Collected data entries
________________________
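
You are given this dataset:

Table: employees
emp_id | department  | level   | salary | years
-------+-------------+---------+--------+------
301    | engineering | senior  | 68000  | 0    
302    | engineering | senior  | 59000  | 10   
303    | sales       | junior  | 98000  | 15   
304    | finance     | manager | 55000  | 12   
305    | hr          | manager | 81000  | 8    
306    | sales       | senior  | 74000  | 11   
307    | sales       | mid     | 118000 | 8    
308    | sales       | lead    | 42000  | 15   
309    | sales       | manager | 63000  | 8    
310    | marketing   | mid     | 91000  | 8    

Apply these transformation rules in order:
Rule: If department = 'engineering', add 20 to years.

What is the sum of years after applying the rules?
135

Step 1: Count records where department = 'engineering': 2
Step 2: Total bonus added: 2 × 20 = 40
Step 3: Original sum of years: 95
Step 4: Final sum = 95 + 40 = 135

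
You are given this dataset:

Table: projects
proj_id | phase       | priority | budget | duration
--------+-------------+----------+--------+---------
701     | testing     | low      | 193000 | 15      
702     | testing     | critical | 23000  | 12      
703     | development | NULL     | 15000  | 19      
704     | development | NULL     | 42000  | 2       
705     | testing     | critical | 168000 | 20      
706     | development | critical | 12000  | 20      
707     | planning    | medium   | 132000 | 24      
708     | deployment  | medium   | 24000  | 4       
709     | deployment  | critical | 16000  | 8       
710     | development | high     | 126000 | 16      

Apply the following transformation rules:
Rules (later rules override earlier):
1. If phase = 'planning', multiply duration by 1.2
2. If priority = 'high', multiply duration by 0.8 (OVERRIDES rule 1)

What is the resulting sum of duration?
141.6

Step 1: Rule 2 takes priority for records with priority = 'high'
  - 1 records: 16 × 0.8 = 12.8
Step 2: Rule 1 applies to remaining records with phase = 'planning'
  - 1 records: 24 × 1.2 = 28.8
Step 3: Other records unchanged: 100
Step 4: Final sum = 12.8 + 28.8 + 100 = 141.6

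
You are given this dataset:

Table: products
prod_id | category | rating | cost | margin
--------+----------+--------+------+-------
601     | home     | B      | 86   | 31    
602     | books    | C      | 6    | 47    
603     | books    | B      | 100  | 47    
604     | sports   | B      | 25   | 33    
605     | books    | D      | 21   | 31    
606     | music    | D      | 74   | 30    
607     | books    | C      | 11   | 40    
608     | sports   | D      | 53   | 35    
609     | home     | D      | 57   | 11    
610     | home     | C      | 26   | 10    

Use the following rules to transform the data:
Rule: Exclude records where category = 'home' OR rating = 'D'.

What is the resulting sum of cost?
142

Step 1: Find records where category = 'home' OR rating = 'D'
Step 2: 6 records match, summing to 317
Step 3: Original sum: 459
Step 4: Remaining sum = 459 - 317 = 142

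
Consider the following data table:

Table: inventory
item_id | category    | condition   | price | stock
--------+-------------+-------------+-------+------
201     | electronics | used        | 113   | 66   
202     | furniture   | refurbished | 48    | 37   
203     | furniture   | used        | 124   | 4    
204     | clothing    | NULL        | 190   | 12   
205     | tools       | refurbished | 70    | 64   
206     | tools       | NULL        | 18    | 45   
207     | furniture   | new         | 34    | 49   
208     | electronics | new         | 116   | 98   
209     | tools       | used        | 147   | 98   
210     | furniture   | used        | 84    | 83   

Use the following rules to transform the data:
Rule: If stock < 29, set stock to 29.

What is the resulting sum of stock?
598

Step 1: 2 records have stock < 29
Step 2: These records originally summed to 16
Step 3: After setting to minimum: 2 × 29 = 58
Step 4: Unaffected records sum: 540
Step 5: Final sum = 58 + 540 = 598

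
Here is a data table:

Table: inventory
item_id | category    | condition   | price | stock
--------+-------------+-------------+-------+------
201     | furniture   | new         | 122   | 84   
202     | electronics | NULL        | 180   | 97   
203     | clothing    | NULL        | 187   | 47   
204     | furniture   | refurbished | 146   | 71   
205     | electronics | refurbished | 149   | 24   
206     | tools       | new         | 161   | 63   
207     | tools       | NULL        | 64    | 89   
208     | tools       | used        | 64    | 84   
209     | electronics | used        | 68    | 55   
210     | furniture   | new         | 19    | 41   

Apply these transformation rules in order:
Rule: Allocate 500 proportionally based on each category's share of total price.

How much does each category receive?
clothing: 80.6, electronics: 171.12, furniture: 123.71, tools: 124.57

Step 1: Calculate total price = 1160
Step 2: Calculate each category's proportion:
  clothing: 187/1160 = 16.12% → 80.6
  electronics: 397/1160 = 34.22% → 171.12
  furniture: 287/1160 = 24.74% → 123.71
  tools: 289/1160 = 24.91% → 124.57
Step 3: Verify: sum of allocations ≈ 500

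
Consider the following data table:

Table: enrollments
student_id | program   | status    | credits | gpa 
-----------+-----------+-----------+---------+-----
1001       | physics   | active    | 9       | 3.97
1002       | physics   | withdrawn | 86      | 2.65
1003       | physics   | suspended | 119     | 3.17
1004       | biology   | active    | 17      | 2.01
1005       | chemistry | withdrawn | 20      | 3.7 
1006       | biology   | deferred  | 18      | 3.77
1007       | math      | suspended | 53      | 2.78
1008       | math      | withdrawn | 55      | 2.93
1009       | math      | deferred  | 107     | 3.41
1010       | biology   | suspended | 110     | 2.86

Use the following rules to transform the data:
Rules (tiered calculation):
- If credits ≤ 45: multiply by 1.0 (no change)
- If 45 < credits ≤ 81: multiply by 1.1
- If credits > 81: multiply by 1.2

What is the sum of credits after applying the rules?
689.2

Step 1: Tier 1 (credits ≤ 45): 4 records, sum = 64 × 1.0 = 64.0
Step 2: Tier 2 (45 < credits ≤ 81): 2 records, sum = 108 × 1.1 = 118.8
Step 3: Tier 3 (credits > 81): 4 records, sum = 422 × 1.2 = 506.4
Step 4: Final sum = 64.0 + 118.8 + 506.4 = 689.2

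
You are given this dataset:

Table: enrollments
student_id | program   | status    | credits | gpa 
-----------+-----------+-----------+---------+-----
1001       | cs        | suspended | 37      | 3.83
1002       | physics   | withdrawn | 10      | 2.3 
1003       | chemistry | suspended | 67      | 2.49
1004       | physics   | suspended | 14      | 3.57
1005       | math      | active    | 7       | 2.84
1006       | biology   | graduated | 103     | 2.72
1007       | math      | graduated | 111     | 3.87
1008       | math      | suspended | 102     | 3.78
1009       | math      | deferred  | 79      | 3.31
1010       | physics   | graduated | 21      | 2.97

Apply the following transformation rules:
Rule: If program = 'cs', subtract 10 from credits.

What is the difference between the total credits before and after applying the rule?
10

Step 1: Original sum of credits = 551
Step 2: 1 records have program = 'cs'
Step 3: Each affected record changes by -10
Step 4: Total change = 1 × -10 = -10
Step 5: New sum = 551 + -10 = 541
Step 6: Difference = |541 - 551| = 10
        (Sum decreased by 10)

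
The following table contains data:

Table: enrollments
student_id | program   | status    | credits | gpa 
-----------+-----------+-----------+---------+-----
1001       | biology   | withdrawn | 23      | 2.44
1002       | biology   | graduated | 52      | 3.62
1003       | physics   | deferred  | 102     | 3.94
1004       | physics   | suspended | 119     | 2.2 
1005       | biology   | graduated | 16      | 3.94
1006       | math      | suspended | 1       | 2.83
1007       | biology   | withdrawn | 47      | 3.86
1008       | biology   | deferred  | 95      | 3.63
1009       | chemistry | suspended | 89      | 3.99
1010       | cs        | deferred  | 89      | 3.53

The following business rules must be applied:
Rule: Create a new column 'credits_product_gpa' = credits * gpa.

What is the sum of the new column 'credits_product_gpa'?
2169.46

Step 1: For each record, compute credits * gpa
Example calculations:
  23 * 2.44 = 56.12
  52 * 3.62 = 188.24
  102 * 3.94 = 401.88
  ...
Step 2: Sum all derived values
Step 3: Total = 2169.46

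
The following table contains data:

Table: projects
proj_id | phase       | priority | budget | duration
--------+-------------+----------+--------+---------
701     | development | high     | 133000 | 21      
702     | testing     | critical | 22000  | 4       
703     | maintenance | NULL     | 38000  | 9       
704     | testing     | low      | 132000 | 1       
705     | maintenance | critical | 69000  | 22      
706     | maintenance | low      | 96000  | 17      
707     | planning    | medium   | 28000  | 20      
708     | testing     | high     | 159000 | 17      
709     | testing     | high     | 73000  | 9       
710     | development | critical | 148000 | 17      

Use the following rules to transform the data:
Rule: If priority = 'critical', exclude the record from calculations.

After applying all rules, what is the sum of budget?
659000

Step 1: Identify records where priority = 'critical'
Step 2: The excluded records sum to 239000
Step 3: Original total budget = 898000
Step 4: Remaining total = 898000 - 239000 = 659000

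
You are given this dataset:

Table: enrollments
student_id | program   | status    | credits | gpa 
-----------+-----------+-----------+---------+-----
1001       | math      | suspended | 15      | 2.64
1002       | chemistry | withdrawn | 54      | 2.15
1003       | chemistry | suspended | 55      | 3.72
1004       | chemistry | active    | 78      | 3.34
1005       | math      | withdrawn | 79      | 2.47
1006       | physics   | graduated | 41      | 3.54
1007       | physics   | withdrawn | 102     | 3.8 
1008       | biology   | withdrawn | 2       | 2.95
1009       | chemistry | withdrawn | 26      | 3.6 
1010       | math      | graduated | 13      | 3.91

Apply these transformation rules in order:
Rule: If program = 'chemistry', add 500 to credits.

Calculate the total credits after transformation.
2465

Step 1: Count records where program = 'chemistry': 4
Step 2: Total bonus added: 4 × 500 = 2000
Step 3: Original sum of credits: 465
Step 4: Final sum = 465 + 2000 = 2465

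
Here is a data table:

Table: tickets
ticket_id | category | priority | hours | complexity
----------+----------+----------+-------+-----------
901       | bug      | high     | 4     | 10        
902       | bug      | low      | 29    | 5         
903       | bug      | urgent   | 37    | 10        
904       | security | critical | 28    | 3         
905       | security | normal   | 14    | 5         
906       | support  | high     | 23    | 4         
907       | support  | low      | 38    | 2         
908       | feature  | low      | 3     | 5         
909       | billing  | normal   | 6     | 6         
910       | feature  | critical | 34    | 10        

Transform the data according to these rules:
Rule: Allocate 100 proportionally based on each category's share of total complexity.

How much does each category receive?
billing: 10.0, bug: 41.67, feature: 25.0, security: 13.33, support: 10.0

Step 1: Calculate total complexity = 60
Step 2: Calculate each category's proportion:
  billing: 6/60 = 10.00% → 10.0
  bug: 25/60 = 41.67% → 41.67
  feature: 15/60 = 25.00% → 25.0
  security: 8/60 = 13.33% → 13.33
  support: 6/60 = 10.00% → 10.0
Step 3: Verify: sum of allocations ≈ 100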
________________________
To do:
Look above for the line that contains "suspended | 15". Starting there, transcribe every line exactly until you have copied the line that contains "security | critical".

Answer space:
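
1001       | math      | suspended | 15      | 2.64
1002       | chemistry | withdrawn | 54      | 2.15
1003       | chemistry | suspended | 55      | 3.72
1004       | chemistry | active    | 78      | 3.34
1005       | math      | withdrawn | 79      | 2.47
1006       | physics   | graduated | 41      | 3.54
1007       | physics   | withdrawn | 102     | 3.8 
1008       | biology   | withdrawn | 2       | 2.95
1009       | chemistry | withdrawn | 26      | 3.6 
1010       | math      | graduated | 13      | 3.91

Apply these transformation rules in order:
Rule: If program = 'chemistry', add 500 to credits.

Calculate the total credits after transformation.
2465

Step 1: Count records where program = 'chemistry': 4
Step 2: Total bonus added: 4 × 500 = 2000
Step 3: Original sum of credits: 465
Step 4: Final sum = 465 + 2000 = 2465

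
Here is a data table:

Table: tickets
ticket_id | category | priority | hours | complexity
----------+----------+----------+-------+-----------
901       | bug      | high     | 4     | 10        
902       | bug      | low      | 29    | 5         
903       | bug      | urgent   | 37    | 10        
904       | security | critical | 28    | 3         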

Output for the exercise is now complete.